*Exercise requirements:* In the entries below, the lines from the one with "R20. P36 ∧ P43 ∧ P22 ⇒ P23" through the one with "A type checker" are to be copied exactly; both ends count.

*Records:*

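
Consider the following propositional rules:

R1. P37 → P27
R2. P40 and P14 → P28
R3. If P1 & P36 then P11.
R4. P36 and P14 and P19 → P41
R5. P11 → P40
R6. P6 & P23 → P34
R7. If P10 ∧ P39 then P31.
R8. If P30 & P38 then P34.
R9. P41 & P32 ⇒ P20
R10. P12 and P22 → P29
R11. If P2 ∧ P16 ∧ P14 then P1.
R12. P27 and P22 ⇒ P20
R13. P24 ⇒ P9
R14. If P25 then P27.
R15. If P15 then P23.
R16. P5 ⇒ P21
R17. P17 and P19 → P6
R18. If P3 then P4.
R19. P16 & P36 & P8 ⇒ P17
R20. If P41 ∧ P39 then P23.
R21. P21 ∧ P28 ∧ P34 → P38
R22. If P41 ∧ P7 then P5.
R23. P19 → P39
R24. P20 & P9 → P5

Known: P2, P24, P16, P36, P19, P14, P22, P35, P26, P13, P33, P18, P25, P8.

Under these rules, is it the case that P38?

Yes

P41  (by R4: P36, P14, P19)
P1  (by R11: P2, P16, P14)
P9  (by R13: P24)
P27  (by R14: P25)
P17  (by R19: P16, P36, P8)
P39  (by R23: P19)
P11  (by R3: P1, P36)
P40  (by R5: P11)
P20  (by R12: P27, P22)
P6  (by R17: P17, P19)
P23  (by R20: P41, P39)
P5  (by R24: P20, P9)
P28  (by R2: P40, P14)
P34  (by R6: P6, P23)
P21  (by R16: P5)
P38  (by R21: P21, P28, P34)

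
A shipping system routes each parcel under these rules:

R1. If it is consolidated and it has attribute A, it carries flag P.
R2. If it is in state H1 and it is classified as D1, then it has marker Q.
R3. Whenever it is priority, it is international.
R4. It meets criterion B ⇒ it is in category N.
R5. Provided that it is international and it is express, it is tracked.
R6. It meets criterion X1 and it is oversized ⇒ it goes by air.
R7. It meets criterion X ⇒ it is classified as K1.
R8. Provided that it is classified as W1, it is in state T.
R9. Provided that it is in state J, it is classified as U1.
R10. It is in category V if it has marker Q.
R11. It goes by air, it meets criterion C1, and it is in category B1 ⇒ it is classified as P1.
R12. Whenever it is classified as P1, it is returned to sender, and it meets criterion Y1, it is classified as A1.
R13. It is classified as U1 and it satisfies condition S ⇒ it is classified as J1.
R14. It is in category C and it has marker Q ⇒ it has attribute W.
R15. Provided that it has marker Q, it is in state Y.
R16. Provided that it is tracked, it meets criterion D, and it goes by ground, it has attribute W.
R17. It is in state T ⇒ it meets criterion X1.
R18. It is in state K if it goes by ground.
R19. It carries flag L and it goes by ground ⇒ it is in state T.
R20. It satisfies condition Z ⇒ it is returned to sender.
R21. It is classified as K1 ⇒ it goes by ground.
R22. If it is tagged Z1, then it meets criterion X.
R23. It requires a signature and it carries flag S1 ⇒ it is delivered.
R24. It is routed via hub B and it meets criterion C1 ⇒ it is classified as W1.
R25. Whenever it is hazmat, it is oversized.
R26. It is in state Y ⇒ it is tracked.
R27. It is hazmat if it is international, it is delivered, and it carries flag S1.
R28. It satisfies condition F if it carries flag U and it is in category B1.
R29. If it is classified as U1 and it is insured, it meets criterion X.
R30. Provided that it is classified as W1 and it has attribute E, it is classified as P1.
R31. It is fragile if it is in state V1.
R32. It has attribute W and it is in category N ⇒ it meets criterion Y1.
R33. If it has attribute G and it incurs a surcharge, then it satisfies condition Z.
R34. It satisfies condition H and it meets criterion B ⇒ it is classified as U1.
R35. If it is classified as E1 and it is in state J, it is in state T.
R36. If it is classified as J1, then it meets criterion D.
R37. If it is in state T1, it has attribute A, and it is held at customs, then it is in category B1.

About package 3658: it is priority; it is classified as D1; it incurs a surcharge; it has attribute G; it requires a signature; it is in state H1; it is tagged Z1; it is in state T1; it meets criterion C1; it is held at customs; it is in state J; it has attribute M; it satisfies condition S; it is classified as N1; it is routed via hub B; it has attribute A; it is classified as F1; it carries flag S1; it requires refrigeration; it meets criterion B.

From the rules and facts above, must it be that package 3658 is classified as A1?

Yes

By R2 (it is in state H1, it is classified as D1): it has marker Q.
By R3 (it is priority): it is international.
By R4 (it meets criterion B): it is in category N.
By R9 (it is in state J): it is classified as U1.
By R13 (it is classified as U1, it satisfies condition S): it is classified as J1.
By R15 (it has marker Q): it is in state Y.
By R22 (it is tagged Z1): it meets criterion X.
By R23 (it requires a signature, it carries flag S1): it is delivered.
By R24 (it is routed via hub B, it meets criterion C1): it is classified as W1.
By R26 (it is in state Y): it is tracked.
By R27 (it is international, it is delivered, it carries flag S1): it is hazmat.
By R33 (it has attribute G, it incurs a surcharge): it satisfies condition Z.
By R36 (it is classified as J1): it meets criterion D.
By R37 (it is in state T1, it has attribute A, it is held at customs): it is in category B1.
By R7 (it meets criterion X): it is classified as K1.
By R8 (it is classified as W1): it is in state T.
By R17 (it is in state T): it meets criterion X1.
By R20 (it satisfies condition Z): it is returned to sender.
By R21 (it is classified as K1): it goes by ground.
By R25 (it is hazmat): it is oversized.
By R6 (it meets criterion X1, it is oversized): it goes by air.
By R11 (it goes by air, it meets criterion C1, it is in category B1): it is classified as P1.
By R16 (it is tracked, it meets criterion D, it goes by ground): it has attribute W.
By R32 (it has attribute W, it is in category N): it meets criterion Y1.
By R12 (it is classified as P1, it is returned to sender, it meets criterion Y1): it is classified as A1.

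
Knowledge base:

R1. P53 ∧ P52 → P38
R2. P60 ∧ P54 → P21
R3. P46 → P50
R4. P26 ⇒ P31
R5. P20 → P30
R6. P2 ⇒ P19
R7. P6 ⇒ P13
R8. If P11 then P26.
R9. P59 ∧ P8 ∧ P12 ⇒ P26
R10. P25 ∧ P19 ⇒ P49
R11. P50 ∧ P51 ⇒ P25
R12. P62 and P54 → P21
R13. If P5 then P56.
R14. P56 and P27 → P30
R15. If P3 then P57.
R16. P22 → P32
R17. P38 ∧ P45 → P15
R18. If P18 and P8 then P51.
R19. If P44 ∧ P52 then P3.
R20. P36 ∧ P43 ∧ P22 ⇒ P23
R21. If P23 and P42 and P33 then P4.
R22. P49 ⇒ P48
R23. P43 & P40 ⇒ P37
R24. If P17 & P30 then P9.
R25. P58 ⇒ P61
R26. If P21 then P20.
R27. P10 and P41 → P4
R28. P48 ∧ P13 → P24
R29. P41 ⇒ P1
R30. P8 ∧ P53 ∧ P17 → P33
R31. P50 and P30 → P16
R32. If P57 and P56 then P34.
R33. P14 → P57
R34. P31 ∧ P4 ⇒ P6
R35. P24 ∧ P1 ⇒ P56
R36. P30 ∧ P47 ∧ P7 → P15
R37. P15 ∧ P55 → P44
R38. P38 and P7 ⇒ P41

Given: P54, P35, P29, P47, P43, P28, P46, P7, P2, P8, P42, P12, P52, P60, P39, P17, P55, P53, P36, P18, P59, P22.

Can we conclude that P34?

Yes

P38  (by R1: P53, P52)
P21  (by R2: P60, P54)
P50  (by R3: P46)
P19  (by R6: P2)
P26  (by R9: P59, P8, P12)
P51  (by R18: P18, P8)
P23  (by R20: P36, P43, P22)
P20  (by R26: P21)
P33  (by R30: P8, P53, P17)
P41  (by R38: P38, P7)
P31  (by R4: P26)
P30  (by R5: P20)
P25  (by R11: P50, P51)
P4  (by R21: P23, P42, P33)
P1  (by R29: P41)
P6  (by R34: P31, P4)
P15  (by R36: P30, P47, P7)
P44  (by R37: P15, P55)
P13  (by R7: P6)
P49  (by R10: P25, P19)
P3  (by R19: P44, P52)
P48  (by R22: P49)
P24  (by R28: P48, P13)
P56  (by R35: P24, P1)
P57  (by R15: P3)
P34  (by R32: P57, P56)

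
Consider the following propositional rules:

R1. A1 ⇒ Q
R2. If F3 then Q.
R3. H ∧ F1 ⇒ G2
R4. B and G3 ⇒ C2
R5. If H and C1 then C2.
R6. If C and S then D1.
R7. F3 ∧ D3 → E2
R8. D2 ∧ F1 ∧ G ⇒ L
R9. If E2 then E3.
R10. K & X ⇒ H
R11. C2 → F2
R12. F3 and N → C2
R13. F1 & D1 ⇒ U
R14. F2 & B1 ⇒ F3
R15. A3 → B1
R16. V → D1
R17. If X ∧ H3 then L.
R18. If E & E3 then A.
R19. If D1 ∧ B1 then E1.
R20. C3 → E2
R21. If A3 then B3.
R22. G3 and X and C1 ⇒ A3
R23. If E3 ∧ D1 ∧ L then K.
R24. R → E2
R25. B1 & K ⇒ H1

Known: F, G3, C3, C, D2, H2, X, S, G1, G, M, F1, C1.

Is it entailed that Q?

D1  (by R6: C, S)
L  (by R8: D2, F1, G)
E2  (by R20: C3)
A3  (by R22: G3, X, C1)
E3  (by R9: E2)
B1  (by R15: A3)
K  (by R23: E3, D1, L)
H  (by R10: K, X)
C2  (by R5: H, C1)
F2  (by R11: C2)
F3  (by R14: F2, B1)
Q  (by R2: F3)

Yes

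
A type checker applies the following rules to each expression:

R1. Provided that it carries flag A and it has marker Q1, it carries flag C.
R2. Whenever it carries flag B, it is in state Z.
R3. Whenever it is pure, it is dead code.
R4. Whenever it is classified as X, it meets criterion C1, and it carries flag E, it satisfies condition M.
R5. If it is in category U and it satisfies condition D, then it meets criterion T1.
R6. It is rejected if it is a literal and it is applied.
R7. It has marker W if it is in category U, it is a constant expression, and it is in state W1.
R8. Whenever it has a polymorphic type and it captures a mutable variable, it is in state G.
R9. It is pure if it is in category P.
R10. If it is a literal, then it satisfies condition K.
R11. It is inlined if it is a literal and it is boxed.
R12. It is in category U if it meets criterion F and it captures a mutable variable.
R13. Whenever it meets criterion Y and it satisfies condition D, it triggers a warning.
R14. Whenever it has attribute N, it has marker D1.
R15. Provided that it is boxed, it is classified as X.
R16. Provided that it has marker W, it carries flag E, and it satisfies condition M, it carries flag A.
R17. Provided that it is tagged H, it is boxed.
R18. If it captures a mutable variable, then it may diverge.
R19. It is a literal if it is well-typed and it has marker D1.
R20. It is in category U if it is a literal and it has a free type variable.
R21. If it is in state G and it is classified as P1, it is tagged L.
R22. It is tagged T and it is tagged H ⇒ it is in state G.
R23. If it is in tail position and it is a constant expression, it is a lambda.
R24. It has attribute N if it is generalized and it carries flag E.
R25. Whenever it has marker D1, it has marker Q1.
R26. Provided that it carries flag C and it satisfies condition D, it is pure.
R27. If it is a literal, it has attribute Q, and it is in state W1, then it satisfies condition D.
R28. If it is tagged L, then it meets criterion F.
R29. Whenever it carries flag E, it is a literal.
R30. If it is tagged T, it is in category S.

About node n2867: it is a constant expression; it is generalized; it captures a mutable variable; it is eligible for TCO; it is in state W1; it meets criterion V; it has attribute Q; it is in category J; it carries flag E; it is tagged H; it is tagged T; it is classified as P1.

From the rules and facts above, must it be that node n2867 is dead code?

No

Forward chaining from the given facts derives: is boxed, may diverge, is in state G, has attribute N, is a literal, is in category S, satisfies condition K, is inlined, has marker D1, is classified as X, is tagged L, has marker Q1, satisfies condition D, meets criterion F, is in category U, meets criterion T1, has marker W.
The only rule concluding "it is dead code" is R3, which needs "it is pure"; that is never established.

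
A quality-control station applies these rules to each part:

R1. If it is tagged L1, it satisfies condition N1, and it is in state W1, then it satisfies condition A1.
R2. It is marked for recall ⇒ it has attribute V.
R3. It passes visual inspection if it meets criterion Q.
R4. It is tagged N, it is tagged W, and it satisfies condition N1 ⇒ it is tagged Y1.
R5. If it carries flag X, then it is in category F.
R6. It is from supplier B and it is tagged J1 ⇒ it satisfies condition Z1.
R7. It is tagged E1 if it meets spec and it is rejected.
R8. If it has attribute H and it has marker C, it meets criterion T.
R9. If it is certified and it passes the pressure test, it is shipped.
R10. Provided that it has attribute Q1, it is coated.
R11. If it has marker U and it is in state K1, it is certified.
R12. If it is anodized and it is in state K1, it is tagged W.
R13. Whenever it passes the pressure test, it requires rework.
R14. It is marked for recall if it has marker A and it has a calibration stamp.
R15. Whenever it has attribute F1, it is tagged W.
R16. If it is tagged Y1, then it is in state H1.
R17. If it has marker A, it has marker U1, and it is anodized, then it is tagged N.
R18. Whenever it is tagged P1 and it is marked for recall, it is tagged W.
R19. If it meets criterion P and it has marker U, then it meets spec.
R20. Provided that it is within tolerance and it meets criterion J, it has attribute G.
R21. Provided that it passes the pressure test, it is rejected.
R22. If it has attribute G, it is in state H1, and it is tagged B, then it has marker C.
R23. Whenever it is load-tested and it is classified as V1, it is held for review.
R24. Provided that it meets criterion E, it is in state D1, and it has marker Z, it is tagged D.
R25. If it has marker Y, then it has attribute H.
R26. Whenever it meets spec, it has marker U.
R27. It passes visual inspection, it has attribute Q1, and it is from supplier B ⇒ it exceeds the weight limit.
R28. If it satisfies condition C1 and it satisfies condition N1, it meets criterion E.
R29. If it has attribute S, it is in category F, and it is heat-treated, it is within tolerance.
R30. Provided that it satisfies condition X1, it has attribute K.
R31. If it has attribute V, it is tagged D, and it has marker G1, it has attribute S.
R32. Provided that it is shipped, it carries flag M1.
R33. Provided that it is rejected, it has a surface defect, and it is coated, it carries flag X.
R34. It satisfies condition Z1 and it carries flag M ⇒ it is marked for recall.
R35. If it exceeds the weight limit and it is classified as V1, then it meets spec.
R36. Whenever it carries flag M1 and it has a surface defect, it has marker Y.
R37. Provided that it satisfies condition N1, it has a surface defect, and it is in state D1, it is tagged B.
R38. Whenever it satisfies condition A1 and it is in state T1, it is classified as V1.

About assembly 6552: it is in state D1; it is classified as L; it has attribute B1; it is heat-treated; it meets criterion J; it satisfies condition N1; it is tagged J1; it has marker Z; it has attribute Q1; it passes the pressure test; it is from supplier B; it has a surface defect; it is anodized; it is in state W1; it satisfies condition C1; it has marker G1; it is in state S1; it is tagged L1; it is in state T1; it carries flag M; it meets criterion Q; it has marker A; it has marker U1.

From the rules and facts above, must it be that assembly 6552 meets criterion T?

Forward chaining from the given facts derives: satisfies condition A1, passes visual inspection, satisfies condition Z1, is coated, requires rework, is tagged N, is rejected, exceeds the weight limit, meets criterion E, carries flag X, is marked for recall, is tagged B, is classified as V1, has attribute V, is in category F, is tagged D, has attribute S, meets spec, is tagged E1, has marker U, is within tolerance, has attribute G.
The only rule concluding "it meets criterion T" is R8, which needs "it has attribute H"; that is never established.

No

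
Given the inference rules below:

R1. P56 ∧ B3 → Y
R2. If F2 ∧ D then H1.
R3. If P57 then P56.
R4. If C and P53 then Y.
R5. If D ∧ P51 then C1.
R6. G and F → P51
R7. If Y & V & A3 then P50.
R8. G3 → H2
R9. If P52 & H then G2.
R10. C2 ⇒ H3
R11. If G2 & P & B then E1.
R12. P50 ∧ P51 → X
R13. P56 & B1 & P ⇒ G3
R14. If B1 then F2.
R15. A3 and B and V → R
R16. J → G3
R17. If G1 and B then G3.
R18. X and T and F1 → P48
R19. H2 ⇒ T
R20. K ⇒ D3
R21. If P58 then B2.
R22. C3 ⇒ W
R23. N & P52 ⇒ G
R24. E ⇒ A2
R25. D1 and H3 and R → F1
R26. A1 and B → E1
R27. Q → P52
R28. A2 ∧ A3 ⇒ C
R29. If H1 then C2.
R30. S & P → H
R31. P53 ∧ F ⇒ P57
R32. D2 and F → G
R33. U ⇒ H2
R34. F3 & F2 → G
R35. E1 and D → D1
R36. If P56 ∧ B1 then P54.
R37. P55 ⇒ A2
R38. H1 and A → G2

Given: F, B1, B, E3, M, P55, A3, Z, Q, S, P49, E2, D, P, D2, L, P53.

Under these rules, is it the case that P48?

Forward chaining from the given facts derives: F2, P52, H, P57, G, A2, H1, P56, P51, G2, E1, G3, C, C2, D1, P54, Y, C1, H2, H3, T.
The only rule concluding P48 is R18, which needs X; that is never established.

No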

*The completed task:*
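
R20. P36 ∧ P43 ∧ P22 ⇒ P23
R21. If P23 and P42 and P33 then P4.
R22. P49 ⇒ P48
R23. P43 & P40 ⇒ P37
R24. If P17 & P30 then P9.
R25. P58 ⇒ P61
R26. If P21 then P20.
R27. P10 and P41 → P4
R28. P48 ∧ P13 → P24
R29. P41 ⇒ P1
R30. P8 ∧ P53 ∧ P17 → P33
R31. P50 and P30 → P16
R32. If P57 and P56 then P34.
R33. P14 → P57
R34. P31 ∧ P4 ⇒ P6
R35. P24 ∧ P1 ⇒ P56
R36. P30 ∧ P47 ∧ P7 → P15
R37. P15 ∧ P55 → P44
R38. P38 and P7 ⇒ P41

Given: P54, P35, P29, P47, P43, P28, P46, P7, P2, P8, P42, P12, P52, P60, P39, P17, P55, P53, P36, P18, P59, P22.

Can we conclude that P34?

Yes

P38  (by R1: P53, P52)
P21  (by R2: P60, P54)
P50  (by R3: P46)
P19  (by R6: P2)
P26  (by R9: P59, P8, P12)
P51  (by R18: P18, P8)
P23  (by R20: P36, P43, P22)
P20  (by R26: P21)
P33  (by R30: P8, P53, P17)
P41  (by R38: P38, P7)
P31  (by R4: P26)
P30  (by R5: P20)
P25  (by R11: P50, P51)
P4  (by R21: P23, P42, P33)
P1  (by R29: P41)
P6  (by R34: P31, P4)
P15  (by R36: P30, P47, P7)
P44  (by R37: P15, P55)
P13  (by R7: P6)
P49  (by R10: P25, P19)
P3  (by R19: P44, P52)
P48  (by R22: P49)
P24  (by R28: P48, P13)
P56  (by R35: P24, P1)
P57  (by R15: P3)
P34  (by R32: P57, P56)

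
Consider the following propositional rules:

R1. A1 ⇒ Q
R2. If F3 then Q.
R3. H ∧ F1 ⇒ G2
R4. B and G3 ⇒ C2
R5. If H and C1 then C2.
R6. If C and S then D1.
R7. F3 ∧ D3 → E2
R8. D2 ∧ F1 ∧ G ⇒ L
R9. If E2 then E3.
R10. K & X ⇒ H
R11. C2 → F2
R12. F3 and N → C2
R13. F1 & D1 ⇒ U
R14. F2 & B1 ⇒ F3
R15. A3 → B1
R16. V → D1
R17. If X ∧ H3 then L.
R18. If E & E3 then A.
R19. If D1 ∧ B1 then E1.
R20. C3 → E2
R21. If A3 then B3.
R22. G3 and X and C1 ⇒ A3
R23. If E3 ∧ D1 ∧ L then K.
R24. R → E2
R25. B1 & K ⇒ H1

Known: F, G3, C3, C, D2, H2, X, S, G1, G, M, F1, C1.

Is it entailed that Q?

D1  (by R6: C, S)
L  (by R8: D2, F1, G)
E2  (by R20: C3)
A3  (by R22: G3, X, C1)
E3  (by R9: E2)
B1  (by R15: A3)
K  (by R23: E3, D1, L)
H  (by R10: K, X)
C2  (by R5: H, C1)
F2  (by R11: C2)
F3  (by R14: F2, B1)
Q  (by R2: F3)

Yes

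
A type checker applies the following rules to each expression: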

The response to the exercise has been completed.